RECORDS
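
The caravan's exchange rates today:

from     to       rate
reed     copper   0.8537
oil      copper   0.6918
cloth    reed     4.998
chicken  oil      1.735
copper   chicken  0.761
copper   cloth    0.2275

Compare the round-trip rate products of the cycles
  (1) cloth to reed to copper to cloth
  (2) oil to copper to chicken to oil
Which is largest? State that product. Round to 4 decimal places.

(1) 4.998 × 0.8537 × 0.2275 = 0.97070
(2) 0.6918 × 0.761 × 1.735 = 0.91341
Highest is cycle (1) at 0.9707 (≤1, no arbitrage).

0.9707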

WHAT NEEDS TO BE DONE
Please print exactly what appears from the first line of the data through the line with "Compare the round-trip", including both of those lines and nothing past them.

RESPONSE TO THE EXERCISE
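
The caravan's exchange rates today:

from     to       rate
reed     copper   0.8537
oil      copper   0.6918
cloth    reed     4.998
chicken  oil      1.735
copper   chicken  0.761
copper   cloth    0.2275

Compare the round-trip rate products of the cycles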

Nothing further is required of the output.